◆ The problem: Output, please, exactly those lines of the listing that come before the line with "Answer: -3642941/3834459 ≈ -0.95005", along with that line itself.

◆ Source material:
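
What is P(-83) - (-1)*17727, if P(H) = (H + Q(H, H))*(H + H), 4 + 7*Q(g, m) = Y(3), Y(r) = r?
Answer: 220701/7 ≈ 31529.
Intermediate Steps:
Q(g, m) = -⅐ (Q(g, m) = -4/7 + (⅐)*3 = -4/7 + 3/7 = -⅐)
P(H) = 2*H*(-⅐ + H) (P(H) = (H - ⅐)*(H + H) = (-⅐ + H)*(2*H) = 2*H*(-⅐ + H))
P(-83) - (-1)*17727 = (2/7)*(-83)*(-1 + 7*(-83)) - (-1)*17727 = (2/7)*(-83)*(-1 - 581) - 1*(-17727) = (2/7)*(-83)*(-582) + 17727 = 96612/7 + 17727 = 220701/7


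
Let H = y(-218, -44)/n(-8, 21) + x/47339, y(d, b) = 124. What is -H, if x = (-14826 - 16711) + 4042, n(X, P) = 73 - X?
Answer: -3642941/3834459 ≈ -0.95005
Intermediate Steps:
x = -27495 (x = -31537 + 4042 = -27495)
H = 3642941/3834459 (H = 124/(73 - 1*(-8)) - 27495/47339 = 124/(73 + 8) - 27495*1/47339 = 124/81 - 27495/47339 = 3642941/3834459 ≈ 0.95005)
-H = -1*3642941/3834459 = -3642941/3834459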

◆ Task response:
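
What is P(-83) - (-1)*17727, if P(H) = (H + Q(H, H))*(H + H), 4 + 7*Q(g, m) = Y(3), Y(r) = r?
Answer: 220701/7 ≈ 31529.
Intermediate Steps:
Q(g, m) = -⅐ (Q(g, m) = -4/7 + (⅐)*3 = -4/7 + 3/7 = -⅐)
P(H) = 2*H*(-⅐ + H) (P(H) = (H - ⅐)*(H + H) = (-⅐ + H)*(2*H) = 2*H*(-⅐ + H))
P(-83) - (-1)*17727 = (2/7)*(-83)*(-1 + 7*(-83)) - (-1)*17727 = (2/7)*(-83)*(-1 - 581) - 1*(-17727) = (2/7)*(-83)*(-582) + 17727 = 96612/7 + 17727 = 220701/7


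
Let H = y(-218, -44)/n(-8, 21) + x/47339, y(d, b) = 124. What is -H, if x = (-14826 - 16711) + 4042, n(X, P) = 73 - X?
Answer: -3642941/3834459 ≈ -0.95005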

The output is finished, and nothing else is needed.